Saved entries
+ + +

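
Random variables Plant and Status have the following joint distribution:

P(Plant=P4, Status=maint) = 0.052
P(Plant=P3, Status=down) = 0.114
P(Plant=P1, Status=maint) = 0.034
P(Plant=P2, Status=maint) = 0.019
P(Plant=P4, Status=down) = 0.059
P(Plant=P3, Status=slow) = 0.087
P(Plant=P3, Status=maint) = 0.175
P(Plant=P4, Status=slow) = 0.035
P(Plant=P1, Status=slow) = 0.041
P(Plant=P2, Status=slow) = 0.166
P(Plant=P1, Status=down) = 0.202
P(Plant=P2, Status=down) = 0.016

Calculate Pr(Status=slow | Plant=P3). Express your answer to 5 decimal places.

P(Plant=P3) = 0.087 + 0.114 + 0.175 = 0.376.
P(Status=slow | Plant=P3) = 0.087/0.376 = 0.23138.

0.23138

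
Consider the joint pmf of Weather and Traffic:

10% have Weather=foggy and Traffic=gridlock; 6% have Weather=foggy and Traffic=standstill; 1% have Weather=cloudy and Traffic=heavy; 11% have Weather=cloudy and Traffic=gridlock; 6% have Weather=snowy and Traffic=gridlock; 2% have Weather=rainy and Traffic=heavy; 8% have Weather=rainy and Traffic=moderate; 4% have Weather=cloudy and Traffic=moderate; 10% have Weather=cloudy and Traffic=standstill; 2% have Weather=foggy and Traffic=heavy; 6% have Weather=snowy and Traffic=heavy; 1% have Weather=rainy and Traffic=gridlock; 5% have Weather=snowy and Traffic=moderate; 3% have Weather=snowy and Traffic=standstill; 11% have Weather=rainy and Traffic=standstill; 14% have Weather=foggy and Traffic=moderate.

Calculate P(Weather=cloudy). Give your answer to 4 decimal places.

0.2600

P(Weather=cloudy) = 0.04 + 0.01 + 0.11 + 0.10 = 0.26.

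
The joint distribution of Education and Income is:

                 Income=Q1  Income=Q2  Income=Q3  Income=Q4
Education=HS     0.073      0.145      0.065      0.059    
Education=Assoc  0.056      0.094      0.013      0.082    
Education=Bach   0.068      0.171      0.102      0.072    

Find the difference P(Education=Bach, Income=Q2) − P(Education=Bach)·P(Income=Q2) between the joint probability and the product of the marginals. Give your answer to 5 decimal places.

P(Education=Bach) = 0.068 + 0.171 + 0.102 + 0.072 = 0.413.
P(Income=Q2) = 0.145 + 0.094 + 0.171 = 0.410.
P(Education=Bach, Income=Q2) − P(Education=Bach)P(Income=Q2) = 0.171 − 0.413×0.410 = 0.00167.

0.00167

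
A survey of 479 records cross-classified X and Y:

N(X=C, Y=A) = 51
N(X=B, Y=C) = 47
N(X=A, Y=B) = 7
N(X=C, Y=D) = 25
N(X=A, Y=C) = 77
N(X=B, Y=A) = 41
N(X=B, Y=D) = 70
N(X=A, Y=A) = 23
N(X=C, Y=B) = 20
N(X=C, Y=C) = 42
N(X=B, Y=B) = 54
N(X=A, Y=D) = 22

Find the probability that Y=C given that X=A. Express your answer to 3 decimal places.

0.597

Total with X=A: 23 + 7 + 77 + 22 = 129.
P(Y=C | X=A) = 77/129 = 0.597.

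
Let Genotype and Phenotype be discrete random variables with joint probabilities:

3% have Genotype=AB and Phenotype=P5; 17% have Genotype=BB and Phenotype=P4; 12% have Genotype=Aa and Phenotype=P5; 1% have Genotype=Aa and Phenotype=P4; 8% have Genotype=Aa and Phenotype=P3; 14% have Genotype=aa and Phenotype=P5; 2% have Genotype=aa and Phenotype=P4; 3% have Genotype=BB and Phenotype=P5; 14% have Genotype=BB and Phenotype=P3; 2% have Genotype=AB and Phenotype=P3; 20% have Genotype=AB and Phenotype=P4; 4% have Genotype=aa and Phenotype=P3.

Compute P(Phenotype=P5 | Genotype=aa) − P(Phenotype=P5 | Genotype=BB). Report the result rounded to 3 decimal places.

0.612

P(Genotype=aa) = 0.04 + 0.02 + 0.14 = 0.20; P(Phenotype=P5 | Genotype=aa) = 0.14/0.20 = 0.7000.
P(Genotype=BB) = 0.14 + 0.17 + 0.03 = 0.34; P(Phenotype=P5 | Genotype=BB) = 0.03/0.34 = 0.0882.
Difference = 0.612.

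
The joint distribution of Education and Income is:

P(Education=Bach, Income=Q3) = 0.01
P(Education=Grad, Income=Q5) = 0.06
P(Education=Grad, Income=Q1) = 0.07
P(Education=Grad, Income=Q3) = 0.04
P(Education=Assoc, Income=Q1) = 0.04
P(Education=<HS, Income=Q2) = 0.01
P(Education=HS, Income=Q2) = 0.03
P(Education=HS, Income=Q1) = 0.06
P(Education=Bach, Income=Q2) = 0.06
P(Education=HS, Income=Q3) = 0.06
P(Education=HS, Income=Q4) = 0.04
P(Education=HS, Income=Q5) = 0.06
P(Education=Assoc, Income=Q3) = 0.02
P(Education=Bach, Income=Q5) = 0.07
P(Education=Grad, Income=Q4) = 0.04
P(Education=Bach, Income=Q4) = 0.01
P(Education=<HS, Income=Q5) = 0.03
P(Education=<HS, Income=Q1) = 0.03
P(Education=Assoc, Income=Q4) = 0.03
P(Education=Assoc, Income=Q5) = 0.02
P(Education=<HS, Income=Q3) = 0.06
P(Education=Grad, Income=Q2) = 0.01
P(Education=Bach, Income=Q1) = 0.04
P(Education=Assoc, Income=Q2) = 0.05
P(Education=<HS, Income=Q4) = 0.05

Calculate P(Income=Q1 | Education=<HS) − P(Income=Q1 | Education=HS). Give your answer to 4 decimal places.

-0.0733

P(Education=<HS) = 0.03 + 0.01 + 0.06 + 0.05 + 0.03 = 0.18; P(Income=Q1 | Education=<HS) = 0.03/0.18 = 0.16667.
P(Education=HS) = 0.06 + 0.03 + 0.06 + 0.04 + 0.06 = 0.25; P(Income=Q1 | Education=HS) = 0.06/0.25 = 0.24000.
Difference = -0.0733.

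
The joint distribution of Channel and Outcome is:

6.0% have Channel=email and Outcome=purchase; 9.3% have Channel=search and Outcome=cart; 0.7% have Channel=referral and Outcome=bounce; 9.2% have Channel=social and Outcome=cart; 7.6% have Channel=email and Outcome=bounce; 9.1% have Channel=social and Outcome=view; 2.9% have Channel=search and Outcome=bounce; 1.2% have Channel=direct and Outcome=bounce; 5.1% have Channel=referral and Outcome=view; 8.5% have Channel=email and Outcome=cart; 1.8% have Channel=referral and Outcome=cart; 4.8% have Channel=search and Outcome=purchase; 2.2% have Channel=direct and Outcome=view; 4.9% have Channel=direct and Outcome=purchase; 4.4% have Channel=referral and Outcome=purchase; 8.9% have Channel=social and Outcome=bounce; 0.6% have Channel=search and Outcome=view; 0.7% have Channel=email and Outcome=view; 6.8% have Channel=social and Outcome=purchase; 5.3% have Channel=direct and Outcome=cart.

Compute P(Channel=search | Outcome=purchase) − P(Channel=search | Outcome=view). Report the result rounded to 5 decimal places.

P(Outcome=purchase) = 0.060 + 0.048 + 0.068 + 0.049 + 0.044 = 0.269; P(Channel=search | Outcome=purchase) = 0.048/0.269 = 0.178439.
P(Outcome=view) = 0.007 + 0.006 + 0.091 + 0.022 + 0.051 = 0.177; P(Channel=search | Outcome=view) = 0.006/0.177 = 0.033898.
Difference = 0.14454.

0.14454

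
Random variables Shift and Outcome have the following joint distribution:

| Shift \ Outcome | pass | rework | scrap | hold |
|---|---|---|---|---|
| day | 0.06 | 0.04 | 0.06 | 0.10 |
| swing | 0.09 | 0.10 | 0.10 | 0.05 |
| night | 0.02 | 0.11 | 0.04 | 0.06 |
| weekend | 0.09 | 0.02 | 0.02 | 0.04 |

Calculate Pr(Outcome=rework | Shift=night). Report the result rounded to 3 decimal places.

P(Shift=night) = 0.02 + 0.11 + 0.04 + 0.06 = 0.23.
P(Outcome=rework | Shift=night) = 0.11/0.23 = 0.478.

0.478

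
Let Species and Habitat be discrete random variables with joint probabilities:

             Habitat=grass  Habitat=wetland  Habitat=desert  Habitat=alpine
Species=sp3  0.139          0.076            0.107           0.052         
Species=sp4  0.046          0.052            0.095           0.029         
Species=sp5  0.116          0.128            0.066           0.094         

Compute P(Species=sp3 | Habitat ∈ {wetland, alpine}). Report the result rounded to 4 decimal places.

0.2970

P(Habitat=wetland) = 0.076 + 0.052 + 0.128 = 0.256.
P(Habitat=alpine) = 0.052 + 0.029 + 0.094 = 0.175.
P(Habitat ∈ {wetland, alpine}) = 0.256 + 0.175 = 0.431; P(Species=sp3, Habitat ∈ {wetland, alpine}) = 0.076 + 0.052 = 0.128.
P(Species=sp3 | Habitat ∈ {wetland, alpine}) = 0.128/0.431 = 0.2970.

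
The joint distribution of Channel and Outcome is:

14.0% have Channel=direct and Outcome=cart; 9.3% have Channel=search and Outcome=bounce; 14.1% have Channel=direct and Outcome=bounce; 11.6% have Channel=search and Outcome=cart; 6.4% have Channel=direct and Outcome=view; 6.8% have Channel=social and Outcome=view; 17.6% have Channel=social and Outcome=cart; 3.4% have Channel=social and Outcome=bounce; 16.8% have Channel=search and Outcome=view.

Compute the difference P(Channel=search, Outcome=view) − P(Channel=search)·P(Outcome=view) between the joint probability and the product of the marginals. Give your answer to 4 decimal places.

0.0549

P(Channel=search) = 0.093 + 0.168 + 0.116 = 0.377.
P(Outcome=view) = 0.168 + 0.068 + 0.064 = 0.300.
P(Channel=search, Outcome=view) − P(Channel=search)P(Outcome=view) = 0.168 − 0.377×0.300 = 0.0549.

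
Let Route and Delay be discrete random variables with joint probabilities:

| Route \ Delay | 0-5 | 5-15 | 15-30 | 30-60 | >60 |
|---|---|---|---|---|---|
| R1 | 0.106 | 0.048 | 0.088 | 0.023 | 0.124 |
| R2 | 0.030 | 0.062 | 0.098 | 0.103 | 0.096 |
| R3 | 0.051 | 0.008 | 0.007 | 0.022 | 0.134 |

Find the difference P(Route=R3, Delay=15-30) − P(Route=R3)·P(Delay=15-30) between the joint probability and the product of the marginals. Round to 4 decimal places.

P(Route=R3) = 0.051 + 0.008 + 0.007 + 0.022 + 0.134 = 0.222.
P(Delay=15-30) = 0.088 + 0.098 + 0.007 = 0.193.
P(Route=R3, Delay=15-30) − P(Route=R3)P(Delay=15-30) = 0.007 − 0.222×0.193 = -0.0358.

-0.0358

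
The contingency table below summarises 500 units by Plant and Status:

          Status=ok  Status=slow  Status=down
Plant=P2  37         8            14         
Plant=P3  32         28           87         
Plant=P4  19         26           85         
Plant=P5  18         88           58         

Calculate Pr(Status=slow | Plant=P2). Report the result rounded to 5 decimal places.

0.13559

Total with Plant=P2: 37 + 8 + 14 = 59.
P(Status=slow | Plant=P2) = 8/59 = 0.13559.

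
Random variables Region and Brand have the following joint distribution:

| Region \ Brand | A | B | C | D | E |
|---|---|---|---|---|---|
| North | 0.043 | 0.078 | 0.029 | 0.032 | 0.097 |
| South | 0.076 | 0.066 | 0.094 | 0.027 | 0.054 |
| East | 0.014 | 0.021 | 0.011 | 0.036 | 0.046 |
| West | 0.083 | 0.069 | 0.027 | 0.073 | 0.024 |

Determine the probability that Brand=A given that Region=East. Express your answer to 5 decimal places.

P(Region=East) = 0.014 + 0.021 + 0.011 + 0.036 + 0.046 = 0.128.
P(Brand=A | Region=East) = 0.014/0.128 = 0.10938.

0.10938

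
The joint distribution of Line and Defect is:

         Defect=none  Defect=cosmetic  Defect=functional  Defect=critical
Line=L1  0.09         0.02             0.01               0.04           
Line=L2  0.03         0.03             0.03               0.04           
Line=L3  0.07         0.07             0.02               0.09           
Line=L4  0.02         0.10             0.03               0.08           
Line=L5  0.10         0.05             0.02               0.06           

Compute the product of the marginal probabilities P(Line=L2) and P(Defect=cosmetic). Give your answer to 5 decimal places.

P(Line=L2) = 0.03 + 0.03 + 0.03 + 0.04 = 0.13.
P(Defect=cosmetic) = 0.02 + 0.03 + 0.07 + 0.10 + 0.05 = 0.27.
Product: 0.13 × 0.27 = 0.03510.

0.03510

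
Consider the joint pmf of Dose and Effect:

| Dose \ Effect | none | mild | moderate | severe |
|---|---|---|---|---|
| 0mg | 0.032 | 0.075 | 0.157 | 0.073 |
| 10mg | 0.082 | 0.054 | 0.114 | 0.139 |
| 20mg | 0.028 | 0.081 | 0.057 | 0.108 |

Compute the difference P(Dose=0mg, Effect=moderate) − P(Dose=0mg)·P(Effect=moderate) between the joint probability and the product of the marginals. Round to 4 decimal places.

P(Dose=0mg) = 0.032 + 0.075 + 0.157 + 0.073 = 0.337.
P(Effect=moderate) = 0.157 + 0.114 + 0.057 = 0.328.
P(Dose=0mg, Effect=moderate) − P(Dose=0mg)P(Effect=moderate) = 0.157 − 0.337×0.328 = 0.0465.

0.0465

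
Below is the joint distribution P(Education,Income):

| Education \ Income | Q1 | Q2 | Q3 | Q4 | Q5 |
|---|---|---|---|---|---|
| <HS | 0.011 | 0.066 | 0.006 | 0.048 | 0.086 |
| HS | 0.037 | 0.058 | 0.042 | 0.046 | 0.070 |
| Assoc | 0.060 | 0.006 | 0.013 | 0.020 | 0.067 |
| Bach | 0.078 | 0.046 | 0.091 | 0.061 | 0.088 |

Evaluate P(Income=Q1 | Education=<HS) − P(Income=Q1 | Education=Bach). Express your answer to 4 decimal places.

P(Education=<HS) = 0.011 + 0.066 + 0.006 + 0.048 + 0.086 = 0.217; P(Income=Q1 | Education=<HS) = 0.011/0.217 = 0.05069.
P(Education=Bach) = 0.078 + 0.046 + 0.091 + 0.061 + 0.088 = 0.364; P(Income=Q1 | Education=Bach) = 0.078/0.364 = 0.21429.
Difference = -0.1636.

-0.1636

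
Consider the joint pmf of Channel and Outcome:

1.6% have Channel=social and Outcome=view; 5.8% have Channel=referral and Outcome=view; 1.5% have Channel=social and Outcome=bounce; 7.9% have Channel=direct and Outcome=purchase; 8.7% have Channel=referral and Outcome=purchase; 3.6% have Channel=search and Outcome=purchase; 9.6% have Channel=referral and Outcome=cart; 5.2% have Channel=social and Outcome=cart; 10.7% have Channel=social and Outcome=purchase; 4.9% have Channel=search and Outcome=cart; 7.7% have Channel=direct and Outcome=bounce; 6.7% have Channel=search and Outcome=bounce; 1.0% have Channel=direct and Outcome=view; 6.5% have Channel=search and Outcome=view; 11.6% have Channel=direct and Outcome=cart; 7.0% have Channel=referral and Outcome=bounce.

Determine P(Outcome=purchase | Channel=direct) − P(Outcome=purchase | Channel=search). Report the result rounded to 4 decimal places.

0.1142

P(Channel=direct) = 0.077 + 0.010 + 0.116 + 0.079 = 0.282; P(Outcome=purchase | Channel=direct) = 0.079/0.282 = 0.28014.
P(Channel=search) = 0.067 + 0.065 + 0.049 + 0.036 = 0.217; P(Outcome=purchase | Channel=search) = 0.036/0.217 = 0.16590.
Difference = 0.1142.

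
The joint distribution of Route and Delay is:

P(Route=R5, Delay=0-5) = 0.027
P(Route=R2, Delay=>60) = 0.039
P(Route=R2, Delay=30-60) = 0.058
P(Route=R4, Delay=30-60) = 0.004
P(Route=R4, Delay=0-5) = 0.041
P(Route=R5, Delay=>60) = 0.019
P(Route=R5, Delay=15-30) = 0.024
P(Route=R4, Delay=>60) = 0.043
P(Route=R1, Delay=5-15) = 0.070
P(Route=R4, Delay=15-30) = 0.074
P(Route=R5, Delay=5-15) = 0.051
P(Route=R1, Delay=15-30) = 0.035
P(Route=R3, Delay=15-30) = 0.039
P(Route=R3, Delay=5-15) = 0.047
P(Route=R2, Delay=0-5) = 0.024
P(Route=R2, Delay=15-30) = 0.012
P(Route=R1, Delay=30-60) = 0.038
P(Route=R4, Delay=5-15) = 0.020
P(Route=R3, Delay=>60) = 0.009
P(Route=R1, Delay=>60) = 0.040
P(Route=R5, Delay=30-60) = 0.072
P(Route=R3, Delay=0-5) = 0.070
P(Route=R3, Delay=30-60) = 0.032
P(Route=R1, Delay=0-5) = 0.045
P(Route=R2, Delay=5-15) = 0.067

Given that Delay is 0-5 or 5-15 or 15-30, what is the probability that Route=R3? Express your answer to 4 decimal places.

0.2415

P(Delay=0-5) = 0.045 + 0.024 + 0.070 + 0.041 + 0.027 = 0.207.
P(Delay=5-15) = 0.070 + 0.067 + 0.047 + 0.020 + 0.051 = 0.255.
P(Delay=15-30) = 0.035 + 0.012 + 0.039 + 0.074 + 0.024 = 0.184.
P(Delay ∈ {0-5, 5-15, 15-30}) = 0.207 + 0.255 + 0.184 = 0.646; P(Route=R3, Delay ∈ {0-5, 5-15, 15-30}) = 0.070 + 0.047 + 0.039 = 0.156.
P(Route=R3 | Delay ∈ {0-5, 5-15, 15-30}) = 0.156/0.646 = 0.2415.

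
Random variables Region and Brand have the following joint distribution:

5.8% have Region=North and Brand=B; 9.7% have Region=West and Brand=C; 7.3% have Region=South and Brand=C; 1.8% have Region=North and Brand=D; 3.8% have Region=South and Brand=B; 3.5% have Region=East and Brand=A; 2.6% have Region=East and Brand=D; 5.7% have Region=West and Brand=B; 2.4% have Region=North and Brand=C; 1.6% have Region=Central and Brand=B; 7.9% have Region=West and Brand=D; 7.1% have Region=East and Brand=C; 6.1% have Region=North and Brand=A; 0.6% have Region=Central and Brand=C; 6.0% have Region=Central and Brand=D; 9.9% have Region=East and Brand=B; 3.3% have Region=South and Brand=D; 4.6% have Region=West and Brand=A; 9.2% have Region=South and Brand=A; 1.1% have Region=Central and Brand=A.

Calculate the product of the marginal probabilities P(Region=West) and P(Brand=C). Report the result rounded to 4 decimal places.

0.0756

P(Region=West) = 0.046 + 0.057 + 0.097 + 0.079 = 0.279.
P(Brand=C) = 0.024 + 0.073 + 0.071 + 0.097 + 0.006 = 0.271.
Product: 0.279 × 0.271 = 0.0756.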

+ + +

▸ TASK INSTRUCTIONS:
Wherever a line above contains "Assoc", copy that line.

▸ EXERCISE ANSWER:
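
Education=Assoc  0.056      0.094      0.013      0.082    
P(Education=Assoc, Income=Q1) = 0.04
P(Education=Assoc, Income=Q3) = 0.02
P(Education=Assoc, Income=Q4) = 0.03
P(Education=Assoc, Income=Q5) = 0.02
P(Education=Assoc, Income=Q2) = 0.05
| Assoc | 0.060 | 0.006 | 0.013 | 0.020 | 0.067 |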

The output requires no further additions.